EXERCISE PROMPT: Here is a block of records. Copy every line in it that includes "some".
○ ○ ○ ○ ○
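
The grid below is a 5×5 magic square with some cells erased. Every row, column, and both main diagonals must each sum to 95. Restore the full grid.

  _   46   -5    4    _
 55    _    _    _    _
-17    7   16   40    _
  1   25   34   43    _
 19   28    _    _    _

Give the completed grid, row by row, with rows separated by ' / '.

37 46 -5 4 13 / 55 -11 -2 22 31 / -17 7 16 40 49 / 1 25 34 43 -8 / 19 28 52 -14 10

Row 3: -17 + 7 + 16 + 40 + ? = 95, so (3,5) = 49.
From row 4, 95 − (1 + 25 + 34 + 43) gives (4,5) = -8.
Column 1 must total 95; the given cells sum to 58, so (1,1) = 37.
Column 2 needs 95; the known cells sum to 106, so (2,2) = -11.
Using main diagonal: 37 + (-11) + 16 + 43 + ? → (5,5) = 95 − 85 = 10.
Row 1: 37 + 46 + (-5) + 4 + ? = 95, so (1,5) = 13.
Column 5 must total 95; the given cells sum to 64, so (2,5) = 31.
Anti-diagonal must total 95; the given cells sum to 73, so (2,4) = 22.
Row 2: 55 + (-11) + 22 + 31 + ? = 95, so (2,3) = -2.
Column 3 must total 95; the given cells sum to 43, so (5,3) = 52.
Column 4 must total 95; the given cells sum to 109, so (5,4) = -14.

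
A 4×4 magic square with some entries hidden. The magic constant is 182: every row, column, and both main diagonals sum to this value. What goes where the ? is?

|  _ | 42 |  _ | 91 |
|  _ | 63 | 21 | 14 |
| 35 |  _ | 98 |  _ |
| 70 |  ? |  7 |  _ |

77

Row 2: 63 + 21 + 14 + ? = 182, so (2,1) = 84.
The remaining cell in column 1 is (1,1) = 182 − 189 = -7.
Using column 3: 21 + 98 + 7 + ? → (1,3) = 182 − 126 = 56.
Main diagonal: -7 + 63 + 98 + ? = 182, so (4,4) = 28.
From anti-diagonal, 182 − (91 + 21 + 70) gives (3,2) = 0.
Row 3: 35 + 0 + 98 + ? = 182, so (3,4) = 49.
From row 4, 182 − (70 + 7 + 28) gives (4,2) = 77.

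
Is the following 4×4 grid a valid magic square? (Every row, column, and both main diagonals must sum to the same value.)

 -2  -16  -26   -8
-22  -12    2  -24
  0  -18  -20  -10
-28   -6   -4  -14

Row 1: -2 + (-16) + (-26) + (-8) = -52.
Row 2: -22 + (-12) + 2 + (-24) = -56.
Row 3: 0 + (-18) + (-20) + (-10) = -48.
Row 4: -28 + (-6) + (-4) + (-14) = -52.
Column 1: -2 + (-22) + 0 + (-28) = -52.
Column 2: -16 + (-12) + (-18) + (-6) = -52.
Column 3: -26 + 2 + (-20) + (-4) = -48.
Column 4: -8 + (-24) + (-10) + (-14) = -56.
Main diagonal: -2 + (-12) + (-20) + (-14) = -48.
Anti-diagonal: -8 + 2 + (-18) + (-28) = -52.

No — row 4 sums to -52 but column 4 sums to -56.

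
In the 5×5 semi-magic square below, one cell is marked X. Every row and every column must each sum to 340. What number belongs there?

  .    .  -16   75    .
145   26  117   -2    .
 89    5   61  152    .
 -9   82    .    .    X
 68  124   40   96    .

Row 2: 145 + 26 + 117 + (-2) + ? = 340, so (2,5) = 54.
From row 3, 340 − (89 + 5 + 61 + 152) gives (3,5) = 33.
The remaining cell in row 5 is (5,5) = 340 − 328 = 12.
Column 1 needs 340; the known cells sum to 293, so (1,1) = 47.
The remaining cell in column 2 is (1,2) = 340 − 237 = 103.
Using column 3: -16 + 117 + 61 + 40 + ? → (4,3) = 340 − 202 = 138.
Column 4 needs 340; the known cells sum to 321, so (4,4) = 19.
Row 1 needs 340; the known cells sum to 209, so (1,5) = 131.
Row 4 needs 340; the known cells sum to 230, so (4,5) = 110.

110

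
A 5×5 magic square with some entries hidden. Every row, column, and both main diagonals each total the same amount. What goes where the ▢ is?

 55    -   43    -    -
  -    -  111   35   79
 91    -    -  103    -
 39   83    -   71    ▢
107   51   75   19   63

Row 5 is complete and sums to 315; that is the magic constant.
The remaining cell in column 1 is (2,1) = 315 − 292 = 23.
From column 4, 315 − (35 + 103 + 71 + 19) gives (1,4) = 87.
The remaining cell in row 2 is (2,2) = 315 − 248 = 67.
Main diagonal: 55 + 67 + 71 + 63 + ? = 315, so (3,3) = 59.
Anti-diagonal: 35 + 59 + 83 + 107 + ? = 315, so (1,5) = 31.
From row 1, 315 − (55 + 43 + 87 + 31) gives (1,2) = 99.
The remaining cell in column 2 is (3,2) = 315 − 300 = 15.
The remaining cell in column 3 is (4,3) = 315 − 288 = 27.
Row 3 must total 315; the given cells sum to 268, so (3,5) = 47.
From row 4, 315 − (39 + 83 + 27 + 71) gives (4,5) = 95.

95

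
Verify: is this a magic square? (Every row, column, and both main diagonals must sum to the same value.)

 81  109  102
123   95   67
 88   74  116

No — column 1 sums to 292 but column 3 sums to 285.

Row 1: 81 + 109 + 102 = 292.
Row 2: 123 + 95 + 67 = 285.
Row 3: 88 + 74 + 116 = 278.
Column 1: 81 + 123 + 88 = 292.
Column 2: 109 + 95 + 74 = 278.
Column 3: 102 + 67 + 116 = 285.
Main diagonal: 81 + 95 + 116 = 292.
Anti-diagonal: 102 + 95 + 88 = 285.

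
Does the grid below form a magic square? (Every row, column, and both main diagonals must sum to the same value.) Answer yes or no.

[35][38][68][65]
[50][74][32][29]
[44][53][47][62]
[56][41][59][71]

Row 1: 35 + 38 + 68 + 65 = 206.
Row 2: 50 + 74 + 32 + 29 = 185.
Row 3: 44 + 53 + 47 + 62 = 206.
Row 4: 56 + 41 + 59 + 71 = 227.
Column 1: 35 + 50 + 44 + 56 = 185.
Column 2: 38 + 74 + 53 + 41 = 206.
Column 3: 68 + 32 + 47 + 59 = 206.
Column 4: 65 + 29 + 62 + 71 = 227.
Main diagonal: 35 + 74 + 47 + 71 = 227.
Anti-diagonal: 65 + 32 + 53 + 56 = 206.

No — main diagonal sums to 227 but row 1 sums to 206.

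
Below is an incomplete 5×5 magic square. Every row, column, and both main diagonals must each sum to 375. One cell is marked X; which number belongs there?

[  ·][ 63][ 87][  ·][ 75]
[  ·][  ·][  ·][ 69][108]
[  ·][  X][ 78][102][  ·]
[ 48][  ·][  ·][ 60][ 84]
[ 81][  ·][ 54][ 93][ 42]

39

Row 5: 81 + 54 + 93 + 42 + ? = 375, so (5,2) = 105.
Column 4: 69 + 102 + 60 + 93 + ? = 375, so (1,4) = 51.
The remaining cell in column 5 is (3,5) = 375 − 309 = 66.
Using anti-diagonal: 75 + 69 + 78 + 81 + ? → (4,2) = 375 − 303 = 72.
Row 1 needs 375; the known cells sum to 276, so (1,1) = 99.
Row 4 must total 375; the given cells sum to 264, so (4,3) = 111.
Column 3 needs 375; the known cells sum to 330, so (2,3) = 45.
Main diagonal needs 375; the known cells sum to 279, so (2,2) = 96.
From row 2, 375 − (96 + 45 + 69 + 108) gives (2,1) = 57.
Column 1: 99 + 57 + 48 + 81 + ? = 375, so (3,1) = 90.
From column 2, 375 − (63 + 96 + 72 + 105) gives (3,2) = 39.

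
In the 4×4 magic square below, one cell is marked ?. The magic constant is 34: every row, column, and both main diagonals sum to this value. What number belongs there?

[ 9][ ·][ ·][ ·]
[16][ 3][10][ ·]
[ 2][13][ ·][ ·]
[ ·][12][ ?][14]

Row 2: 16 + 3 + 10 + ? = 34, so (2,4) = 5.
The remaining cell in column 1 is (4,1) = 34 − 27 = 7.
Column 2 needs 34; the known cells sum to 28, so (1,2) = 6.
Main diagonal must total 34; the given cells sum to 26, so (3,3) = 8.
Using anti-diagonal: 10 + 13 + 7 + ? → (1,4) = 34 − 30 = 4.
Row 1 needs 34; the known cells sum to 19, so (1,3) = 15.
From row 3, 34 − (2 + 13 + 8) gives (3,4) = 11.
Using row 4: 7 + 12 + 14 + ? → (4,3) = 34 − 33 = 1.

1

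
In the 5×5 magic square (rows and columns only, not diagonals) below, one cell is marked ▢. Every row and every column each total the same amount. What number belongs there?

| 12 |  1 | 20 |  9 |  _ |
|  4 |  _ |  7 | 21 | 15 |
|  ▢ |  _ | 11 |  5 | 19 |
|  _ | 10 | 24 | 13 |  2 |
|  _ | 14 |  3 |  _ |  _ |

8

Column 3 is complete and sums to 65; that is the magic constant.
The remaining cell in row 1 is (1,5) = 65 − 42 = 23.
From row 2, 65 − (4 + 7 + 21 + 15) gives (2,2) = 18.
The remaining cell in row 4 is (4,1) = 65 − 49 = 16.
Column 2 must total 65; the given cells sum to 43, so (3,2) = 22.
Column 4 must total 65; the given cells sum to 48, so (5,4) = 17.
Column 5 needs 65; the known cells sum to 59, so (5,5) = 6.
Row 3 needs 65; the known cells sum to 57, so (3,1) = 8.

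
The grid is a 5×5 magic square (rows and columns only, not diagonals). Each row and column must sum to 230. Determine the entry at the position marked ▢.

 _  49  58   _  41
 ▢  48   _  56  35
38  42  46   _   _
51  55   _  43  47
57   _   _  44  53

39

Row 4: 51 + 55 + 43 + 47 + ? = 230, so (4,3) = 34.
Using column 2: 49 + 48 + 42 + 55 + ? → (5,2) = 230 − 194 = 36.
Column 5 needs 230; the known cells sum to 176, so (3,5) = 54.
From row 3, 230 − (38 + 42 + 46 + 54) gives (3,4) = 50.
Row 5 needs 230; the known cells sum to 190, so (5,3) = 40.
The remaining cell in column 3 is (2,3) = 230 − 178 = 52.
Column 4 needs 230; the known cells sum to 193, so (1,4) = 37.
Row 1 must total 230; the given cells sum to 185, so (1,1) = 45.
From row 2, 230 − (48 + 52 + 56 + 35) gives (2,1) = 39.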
○ ○ ○ ○ ○
YOUR SOLUTION:
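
The grid below is a 5×5 magic square with some cells erased. Every row, column, and both main diagonals must each sum to 95. Restore the full grid.
A 4×4 magic square with some entries hidden. The magic constant is 182: every row, column, and both main diagonals sum to this value. What goes where the ? is?
A 5×5 magic square with some entries hidden. Every row, column, and both main diagonals each total the same amount. What goes where the ▢ is?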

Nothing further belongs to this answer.